▶ Records for this exercise
* * *

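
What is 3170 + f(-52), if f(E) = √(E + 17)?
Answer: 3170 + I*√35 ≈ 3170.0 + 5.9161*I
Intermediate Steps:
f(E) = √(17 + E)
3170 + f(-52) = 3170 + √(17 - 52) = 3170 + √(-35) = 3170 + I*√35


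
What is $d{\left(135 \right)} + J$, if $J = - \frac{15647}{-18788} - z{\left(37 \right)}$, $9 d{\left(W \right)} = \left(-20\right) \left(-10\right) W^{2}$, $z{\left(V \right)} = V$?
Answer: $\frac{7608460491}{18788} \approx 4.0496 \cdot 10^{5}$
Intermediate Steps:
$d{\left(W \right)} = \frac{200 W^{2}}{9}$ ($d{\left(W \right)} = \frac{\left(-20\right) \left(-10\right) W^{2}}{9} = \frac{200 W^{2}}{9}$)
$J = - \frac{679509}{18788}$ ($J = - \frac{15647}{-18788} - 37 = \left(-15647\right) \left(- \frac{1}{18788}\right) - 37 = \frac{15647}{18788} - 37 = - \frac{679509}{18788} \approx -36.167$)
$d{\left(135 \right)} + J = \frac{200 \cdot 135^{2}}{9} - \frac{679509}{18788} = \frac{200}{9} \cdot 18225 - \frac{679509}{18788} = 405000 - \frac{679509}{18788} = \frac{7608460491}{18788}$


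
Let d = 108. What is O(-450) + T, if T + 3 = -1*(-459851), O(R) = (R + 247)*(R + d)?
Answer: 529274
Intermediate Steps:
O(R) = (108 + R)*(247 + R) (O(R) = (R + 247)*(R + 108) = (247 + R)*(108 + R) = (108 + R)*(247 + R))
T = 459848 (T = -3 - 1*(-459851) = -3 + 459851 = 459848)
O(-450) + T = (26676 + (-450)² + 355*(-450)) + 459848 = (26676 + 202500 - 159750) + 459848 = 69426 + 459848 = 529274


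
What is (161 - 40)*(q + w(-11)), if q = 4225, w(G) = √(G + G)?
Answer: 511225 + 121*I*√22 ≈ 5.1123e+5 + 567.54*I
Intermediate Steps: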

* * *

▶ Task
From the entries, report every line in which the string "What" occurs.

▶ Response for this exercise
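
What is 3170 + f(-52), if f(E) = √(E + 17)?
What is $d{\left(135 \right)} + J$, if $J = - \frac{15647}{-18788} - z{\left(37 \right)}$, $9 d{\left(W \right)} = \left(-20\right) \left(-10\right) W^{2}$, $z{\left(V \right)} = V$?
Let d = 108. What is O(-450) + T, if T + 3 = -1*(-459851), O(R) = (R + 247)*(R + d)?
What is (161 - 40)*(q + w(-11)), if q = 4225, w(G) = √(G + G)?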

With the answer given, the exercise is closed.